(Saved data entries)
· · ·

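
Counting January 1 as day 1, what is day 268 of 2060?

September 24, 2060

January has 31 days (268 − 31 = 237 remain).
February has 29 days (237 − 29 = 208 remain).
March has 31 days (208 − 31 = 177 remain).
April has 30 days (177 − 30 = 147 remain).
May has 31 days (147 − 31 = 116 remain).
June has 30 days (116 − 30 = 86 remain).
July has 31 days (86 − 31 = 55 remain).
August has 31 days (55 − 31 = 24 remain).
24 into September → September 24.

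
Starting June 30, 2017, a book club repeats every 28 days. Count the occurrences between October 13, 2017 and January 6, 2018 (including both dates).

Occurrences land 28·i days after June 30, 2017 for i = 0, 1, 2, …
October 13, 2017 is 105 days after the start; 105 ÷ 28 = 3 remainder 21; since the remainder is 21, round up to i = 4. First occurrence in the window: #5 on October 20, 2017 (4×28 = 112 days in).
January 6, 2018 is 190 days after the start; 190 ÷ 28 = 6 remainder 22. Last occurrence in the window: #7 on December 15, 2017.
Occurrences #5 through #7: 3 in total.

3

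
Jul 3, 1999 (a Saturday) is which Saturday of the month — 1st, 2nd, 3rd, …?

1st

Day 3 falls in week ⌈3/7⌉ of the month.
Days 1–7 hold the 1st Saturday, 8–14 the 2nd, 15–21 the 3rd, 22–28 the 4th, 29–31 the 5th.
3 is in the range for the 1st.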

· · ·

:: PROMPT ::
Return the records in full. Omit nothing.

:: YOUR SOLUTION ::
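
Counting January 1 as day 1, what is day 268 of 2060?

September 24, 2060

January has 31 days (268 − 31 = 237 remain).
February has 29 days (237 − 29 = 208 remain).
March has 31 days (208 − 31 = 177 remain).
April has 30 days (177 − 30 = 147 remain).
May has 31 days (147 − 31 = 116 remain).
June has 30 days (116 − 30 = 86 remain).
July has 31 days (86 − 31 = 55 remain).
August has 31 days (55 − 31 = 24 remain).
24 into September → September 24.

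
Starting June 30, 2017, a book club repeats every 28 days. Count the occurrences between October 13, 2017 and January 6, 2018 (including both dates).

Occurrences land 28·i days after June 30, 2017 for i = 0, 1, 2, …
October 13, 2017 is 105 days after the start; 105 ÷ 28 = 3 remainder 21; since the remainder is 21, round up to i = 4. First occurrence in the window: #5 on October 20, 2017 (4×28 = 112 days in).
January 6, 2018 is 190 days after the start; 190 ÷ 28 = 6 remainder 22. Last occurrence in the window: #7 on December 15, 2017.
Occurrences #5 through #7: 3 in total.

3

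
Jul 3, 1999 (a Saturday) is which Saturday of the month — 1st, 2nd, 3rd, …?

1st

Day 3 falls in week ⌈3/7⌉ of the month.
Days 1–7 hold the 1st Saturday, 8–14 the 2nd, 15–21 the 3rd, 22–28 the 4th, 29–31 the 5th.
3 is in the range for the 1st.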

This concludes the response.